TASK INSTRUCTIONS: Retype every entry word for word.
%%
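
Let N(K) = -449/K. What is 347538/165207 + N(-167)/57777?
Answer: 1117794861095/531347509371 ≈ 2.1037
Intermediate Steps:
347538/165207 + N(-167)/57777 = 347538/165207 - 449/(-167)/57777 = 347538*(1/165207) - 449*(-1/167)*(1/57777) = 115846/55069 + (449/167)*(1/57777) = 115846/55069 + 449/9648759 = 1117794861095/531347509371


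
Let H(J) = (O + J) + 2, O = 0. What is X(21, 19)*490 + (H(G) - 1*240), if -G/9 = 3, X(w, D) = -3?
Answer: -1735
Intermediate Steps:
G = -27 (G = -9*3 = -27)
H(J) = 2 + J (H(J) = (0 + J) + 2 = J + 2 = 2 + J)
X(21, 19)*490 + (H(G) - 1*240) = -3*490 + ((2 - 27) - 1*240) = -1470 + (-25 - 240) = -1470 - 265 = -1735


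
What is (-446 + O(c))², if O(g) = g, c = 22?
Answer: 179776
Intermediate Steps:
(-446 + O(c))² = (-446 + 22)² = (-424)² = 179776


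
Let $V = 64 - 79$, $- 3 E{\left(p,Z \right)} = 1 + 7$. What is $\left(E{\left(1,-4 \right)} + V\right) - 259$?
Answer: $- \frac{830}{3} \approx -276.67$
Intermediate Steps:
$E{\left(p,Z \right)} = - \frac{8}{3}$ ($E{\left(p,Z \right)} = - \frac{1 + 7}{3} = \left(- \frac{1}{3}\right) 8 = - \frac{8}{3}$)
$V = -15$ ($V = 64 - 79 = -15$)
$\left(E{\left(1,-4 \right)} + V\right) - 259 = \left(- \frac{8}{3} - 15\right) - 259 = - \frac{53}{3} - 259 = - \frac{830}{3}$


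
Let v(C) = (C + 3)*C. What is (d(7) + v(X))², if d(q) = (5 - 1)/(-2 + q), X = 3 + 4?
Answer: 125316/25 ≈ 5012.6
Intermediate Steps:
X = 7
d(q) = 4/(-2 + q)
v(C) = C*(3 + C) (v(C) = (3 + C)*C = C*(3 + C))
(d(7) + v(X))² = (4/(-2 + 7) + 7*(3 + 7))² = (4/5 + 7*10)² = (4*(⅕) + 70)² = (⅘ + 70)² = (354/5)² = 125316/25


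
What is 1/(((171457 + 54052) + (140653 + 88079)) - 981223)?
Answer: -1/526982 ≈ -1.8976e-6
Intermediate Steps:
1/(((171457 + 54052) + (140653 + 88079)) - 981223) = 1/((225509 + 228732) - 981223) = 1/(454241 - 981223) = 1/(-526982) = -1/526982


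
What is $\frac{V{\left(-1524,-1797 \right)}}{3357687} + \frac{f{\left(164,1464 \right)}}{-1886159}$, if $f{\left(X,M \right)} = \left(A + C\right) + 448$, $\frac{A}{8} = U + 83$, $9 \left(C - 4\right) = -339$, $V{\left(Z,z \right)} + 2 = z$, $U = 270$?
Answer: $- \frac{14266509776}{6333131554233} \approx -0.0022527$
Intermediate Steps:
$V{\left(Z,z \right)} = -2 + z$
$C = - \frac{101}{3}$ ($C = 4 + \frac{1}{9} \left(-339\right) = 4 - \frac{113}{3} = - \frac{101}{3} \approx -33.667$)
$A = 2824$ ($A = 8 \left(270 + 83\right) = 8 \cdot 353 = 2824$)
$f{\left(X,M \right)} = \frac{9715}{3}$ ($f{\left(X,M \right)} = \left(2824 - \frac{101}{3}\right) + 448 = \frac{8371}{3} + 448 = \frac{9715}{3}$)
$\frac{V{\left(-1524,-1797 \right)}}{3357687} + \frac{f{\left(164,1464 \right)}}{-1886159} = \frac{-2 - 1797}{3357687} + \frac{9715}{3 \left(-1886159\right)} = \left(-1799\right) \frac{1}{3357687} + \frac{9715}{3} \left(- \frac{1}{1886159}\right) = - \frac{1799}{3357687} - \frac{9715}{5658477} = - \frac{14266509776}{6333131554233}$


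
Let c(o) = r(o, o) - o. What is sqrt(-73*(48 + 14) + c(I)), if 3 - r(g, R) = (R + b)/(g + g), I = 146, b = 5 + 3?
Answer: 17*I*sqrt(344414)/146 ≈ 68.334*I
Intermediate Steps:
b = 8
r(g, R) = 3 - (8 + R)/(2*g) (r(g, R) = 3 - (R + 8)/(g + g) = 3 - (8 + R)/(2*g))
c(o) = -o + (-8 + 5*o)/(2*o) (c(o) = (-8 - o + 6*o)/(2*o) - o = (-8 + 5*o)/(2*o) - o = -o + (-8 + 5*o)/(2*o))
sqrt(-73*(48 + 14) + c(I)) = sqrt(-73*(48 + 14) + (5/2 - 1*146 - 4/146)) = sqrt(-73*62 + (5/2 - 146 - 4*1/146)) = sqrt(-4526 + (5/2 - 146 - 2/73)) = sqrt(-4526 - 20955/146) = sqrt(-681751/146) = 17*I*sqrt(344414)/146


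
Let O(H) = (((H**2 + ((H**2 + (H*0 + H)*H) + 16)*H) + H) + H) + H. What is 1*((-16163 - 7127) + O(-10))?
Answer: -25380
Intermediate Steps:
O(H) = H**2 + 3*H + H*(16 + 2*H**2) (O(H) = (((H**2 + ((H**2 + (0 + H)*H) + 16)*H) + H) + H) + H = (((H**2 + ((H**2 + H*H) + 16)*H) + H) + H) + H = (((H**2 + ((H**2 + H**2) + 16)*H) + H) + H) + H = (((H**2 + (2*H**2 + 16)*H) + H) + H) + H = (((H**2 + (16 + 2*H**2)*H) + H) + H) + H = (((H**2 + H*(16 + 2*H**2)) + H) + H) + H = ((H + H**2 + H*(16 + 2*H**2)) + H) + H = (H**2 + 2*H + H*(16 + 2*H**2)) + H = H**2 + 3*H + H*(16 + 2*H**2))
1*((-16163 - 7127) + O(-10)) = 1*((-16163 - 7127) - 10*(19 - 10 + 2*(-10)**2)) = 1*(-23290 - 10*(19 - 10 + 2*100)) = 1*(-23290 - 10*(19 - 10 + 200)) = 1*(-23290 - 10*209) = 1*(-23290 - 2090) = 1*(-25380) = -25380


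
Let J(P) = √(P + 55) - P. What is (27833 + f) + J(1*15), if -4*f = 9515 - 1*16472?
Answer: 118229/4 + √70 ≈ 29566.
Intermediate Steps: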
%%
SOLUTION FOR THIS TASK:
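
Let N(K) = -449/K. What is 347538/165207 + N(-167)/57777?
Answer: 1117794861095/531347509371 ≈ 2.1037
Intermediate Steps:
347538/165207 + N(-167)/57777 = 347538/165207 - 449/(-167)/57777 = 347538*(1/165207) - 449*(-1/167)*(1/57777) = 115846/55069 + (449/167)*(1/57777) = 115846/55069 + 449/9648759 = 1117794861095/531347509371


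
Let H(J) = (O + J) + 2, O = 0. What is X(21, 19)*490 + (H(G) - 1*240), if -G/9 = 3, X(w, D) = -3?
Answer: -1735
Intermediate Steps:
G = -27 (G = -9*3 = -27)
H(J) = 2 + J (H(J) = (0 + J) + 2 = J + 2 = 2 + J)
X(21, 19)*490 + (H(G) - 1*240) = -3*490 + ((2 - 27) - 1*240) = -1470 + (-25 - 240) = -1470 - 265 = -1735


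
What is (-446 + O(c))², if O(g) = g, c = 22?
Answer: 179776
Intermediate Steps:
(-446 + O(c))² = (-446 + 22)² = (-424)² = 179776


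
Let $V = 64 - 79$, $- 3 E{\left(p,Z \right)} = 1 + 7$. What is $\left(E{\left(1,-4 \right)} + V\right) - 259$?
Answer: $- \frac{830}{3} \approx -276.67$
Intermediate Steps:
$E{\left(p,Z \right)} = - \frac{8}{3}$ ($E{\left(p,Z \right)} = - \frac{1 + 7}{3} = \left(- \frac{1}{3}\right) 8 = - \frac{8}{3}$)
$V = -15$ ($V = 64 - 79 = -15$)
$\left(E{\left(1,-4 \right)} + V\right) - 259 = \left(- \frac{8}{3} - 15\right) - 259 = - \frac{53}{3} - 259 = - \frac{830}{3}$


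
Let v(C) = (C + 3)*C. What is (d(7) + v(X))², if d(q) = (5 - 1)/(-2 + q), X = 3 + 4?
Answer: 125316/25 ≈ 5012.6
Intermediate Steps:
X = 7
d(q) = 4/(-2 + q)
v(C) = C*(3 + C) (v(C) = (3 + C)*C = C*(3 + C))
(d(7) + v(X))² = (4/(-2 + 7) + 7*(3 + 7))² = (4/5 + 7*10)² = (4*(⅕) + 70)² = (⅘ + 70)² = (354/5)² = 125316/25


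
What is 1/(((171457 + 54052) + (140653 + 88079)) - 981223)?
Answer: -1/526982 ≈ -1.8976e-6
Intermediate Steps:
1/(((171457 + 54052) + (140653 + 88079)) - 981223) = 1/((225509 + 228732) - 981223) = 1/(454241 - 981223) = 1/(-526982) = -1/526982


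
What is $\frac{V{\left(-1524,-1797 \right)}}{3357687} + \frac{f{\left(164,1464 \right)}}{-1886159}$, if $f{\left(X,M \right)} = \left(A + C\right) + 448$, $\frac{A}{8} = U + 83$, $9 \left(C - 4\right) = -339$, $V{\left(Z,z \right)} + 2 = z$, $U = 270$?
Answer: $- \frac{14266509776}{6333131554233} \approx -0.0022527$
Intermediate Steps:
$V{\left(Z,z \right)} = -2 + z$
$C = - \frac{101}{3}$ ($C = 4 + \frac{1}{9} \left(-339\right) = 4 - \frac{113}{3} = - \frac{101}{3} \approx -33.667$)
$A = 2824$ ($A = 8 \left(270 + 83\right) = 8 \cdot 353 = 2824$)
$f{\left(X,M \right)} = \frac{9715}{3}$ ($f{\left(X,M \right)} = \left(2824 - \frac{101}{3}\right) + 448 = \frac{8371}{3} + 448 = \frac{9715}{3}$)
$\frac{V{\left(-1524,-1797 \right)}}{3357687} + \frac{f{\left(164,1464 \right)}}{-1886159} = \frac{-2 - 1797}{3357687} + \frac{9715}{3 \left(-1886159\right)} = \left(-1799\right) \frac{1}{3357687} + \frac{9715}{3} \left(- \frac{1}{1886159}\right) = - \frac{1799}{3357687} - \frac{9715}{5658477} = - \frac{14266509776}{6333131554233}$


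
Let c(o) = r(o, o) - o. What is sqrt(-73*(48 + 14) + c(I)), if 3 - r(g, R) = (R + b)/(g + g), I = 146, b = 5 + 3?
Answer: 17*I*sqrt(344414)/146 ≈ 68.334*I
Intermediate Steps:
b = 8
r(g, R) = 3 - (8 + R)/(2*g) (r(g, R) = 3 - (R + 8)/(g + g) = 3 - (8 + R)/(2*g))
c(o) = -o + (-8 + 5*o)/(2*o) (c(o) = (-8 - o + 6*o)/(2*o) - o = (-8 + 5*o)/(2*o) - o = -o + (-8 + 5*o)/(2*o))
sqrt(-73*(48 + 14) + c(I)) = sqrt(-73*(48 + 14) + (5/2 - 1*146 - 4/146)) = sqrt(-73*62 + (5/2 - 146 - 4*1/146)) = sqrt(-4526 + (5/2 - 146 - 2/73)) = sqrt(-4526 - 20955/146) = sqrt(-681751/146) = 17*I*sqrt(344414)/146


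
Let O(H) = (((H**2 + ((H**2 + (H*0 + H)*H) + 16)*H) + H) + H) + H. What is 1*((-16163 - 7127) + O(-10))?
Answer: -25380
Intermediate Steps:
O(H) = H**2 + 3*H + H*(16 + 2*H**2) (O(H) = (((H**2 + ((H**2 + (0 + H)*H) + 16)*H) + H) + H) + H = (((H**2 + ((H**2 + H*H) + 16)*H) + H) + H) + H = (((H**2 + ((H**2 + H**2) + 16)*H) + H) + H) + H = (((H**2 + (2*H**2 + 16)*H) + H) + H) + H = (((H**2 + (16 + 2*H**2)*H) + H) + H) + H = (((H**2 + H*(16 + 2*H**2)) + H) + H) + H = ((H + H**2 + H*(16 + 2*H**2)) + H) + H = (H**2 + 2*H + H*(16 + 2*H**2)) + H = H**2 + 3*H + H*(16 + 2*H**2))
1*((-16163 - 7127) + O(-10)) = 1*((-16163 - 7127) - 10*(19 - 10 + 2*(-10)**2)) = 1*(-23290 - 10*(19 - 10 + 2*100)) = 1*(-23290 - 10*(19 - 10 + 200)) = 1*(-23290 - 10*209) = 1*(-23290 - 2090) = 1*(-25380) = -25380


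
Let J(P) = √(P + 55) - P. What is (27833 + f) + J(1*15), if -4*f = 9515 - 1*16472?
Answer: 118229/4 + √70 ≈ 29566.
Intermediate Steps: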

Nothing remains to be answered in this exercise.